***** GIVEN ENTRIES
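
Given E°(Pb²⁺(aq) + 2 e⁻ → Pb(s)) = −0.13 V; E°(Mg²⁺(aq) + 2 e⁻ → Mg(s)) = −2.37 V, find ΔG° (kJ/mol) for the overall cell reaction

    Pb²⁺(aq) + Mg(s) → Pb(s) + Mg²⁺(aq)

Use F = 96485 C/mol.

−432 kJ/mol

In the reaction as written Pb²⁺(aq) is reduced, so the Pb²⁺/Pb couple is the cathode and Mg²⁺/Mg is the anode.
E°cell = −0.13 − (−2.37) = +2.24 V; balancing electrons gives n = 2.
ΔG° = −nFE°cell = −(2)(96485)(+2.24) J/mol = −432 kJ/mol.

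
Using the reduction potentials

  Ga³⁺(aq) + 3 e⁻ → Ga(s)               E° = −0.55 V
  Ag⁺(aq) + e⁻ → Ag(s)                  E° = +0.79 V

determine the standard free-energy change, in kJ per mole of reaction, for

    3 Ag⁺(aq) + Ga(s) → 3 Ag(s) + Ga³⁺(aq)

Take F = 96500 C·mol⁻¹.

In the reaction as written Ag⁺(aq) is reduced, so the Ag⁺/Ag couple is the cathode and Ga³⁺/Ga is the anode.
E°cell = +0.79 − (−0.55) = +1.34 V; balancing electrons gives n = 3.
ΔG° = −nFE°cell = −(3)(96500)(+1.34) J/mol = −388 kJ/mol.

−388 kJ/mol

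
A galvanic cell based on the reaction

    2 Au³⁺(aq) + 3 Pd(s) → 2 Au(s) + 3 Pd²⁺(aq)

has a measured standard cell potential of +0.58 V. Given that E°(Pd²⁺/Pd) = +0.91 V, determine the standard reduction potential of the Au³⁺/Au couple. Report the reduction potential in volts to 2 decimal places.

In the reaction as written the Au³⁺/Au couple is reduced (cathode) and Pd²⁺/Pd is oxidized (anode), so E°cell = E°(Au³⁺/Au) − E°(Pd²⁺/Pd).
E°(Au³⁺/Au) = E°cell + E°(anode) = +0.58 + (+0.91) = +1.49 V.

+1.49 V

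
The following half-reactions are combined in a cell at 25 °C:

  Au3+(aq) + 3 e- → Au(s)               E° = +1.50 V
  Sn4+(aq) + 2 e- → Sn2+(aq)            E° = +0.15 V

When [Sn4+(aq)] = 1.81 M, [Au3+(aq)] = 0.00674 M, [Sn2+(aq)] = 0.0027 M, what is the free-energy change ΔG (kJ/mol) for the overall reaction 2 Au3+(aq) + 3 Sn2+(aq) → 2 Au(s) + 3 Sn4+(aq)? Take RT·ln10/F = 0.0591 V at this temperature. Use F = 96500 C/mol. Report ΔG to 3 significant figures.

−709 kJ/mol

The standard cell potential is +1.50 − (+0.15) = +1.35 V, with n = 6 electrons in the balanced equation.
The reaction quotient is [Sn4+(aq)]^3 / ([Au3+(aq)]^2·[Sn2+(aq)]^3) = 6.63×10^12; by Nernst, E = +1.35 − (0.0591/6)(12.822) = +1.2237 V.
Then ΔG = −nFE = −6 × 96500 × +1.2237 J/mol = −709 kJ/mol.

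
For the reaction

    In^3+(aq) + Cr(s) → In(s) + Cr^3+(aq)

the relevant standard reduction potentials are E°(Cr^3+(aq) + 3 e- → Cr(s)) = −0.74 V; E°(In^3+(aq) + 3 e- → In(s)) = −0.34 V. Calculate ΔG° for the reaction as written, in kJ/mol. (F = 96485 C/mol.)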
**********
*THE TASK*. Of the entries above, repeat exactly the lines from the line with "Use F = 96485 C/mol." through the line with "determine the standard free-energy", both of them included.

*SOLUTION FOR THIS PROBLEM*.
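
Use F = 96485 C/mol.

−432 kJ/mol

In the reaction as written Pb²⁺(aq) is reduced, so the Pb²⁺/Pb couple is the cathode and Mg²⁺/Mg is the anode.
E°cell = −0.13 − (−2.37) = +2.24 V; balancing electrons gives n = 2.
ΔG° = −nFE°cell = −(2)(96485)(+2.24) J/mol = −432 kJ/mol.

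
Using the reduction potentials

  Ga³⁺(aq) + 3 e⁻ → Ga(s)               E° = −0.55 V
  Ag⁺(aq) + e⁻ → Ag(s)                  E° = +0.79 V

determine the standard free-energy change, in kJ per mole of reaction, for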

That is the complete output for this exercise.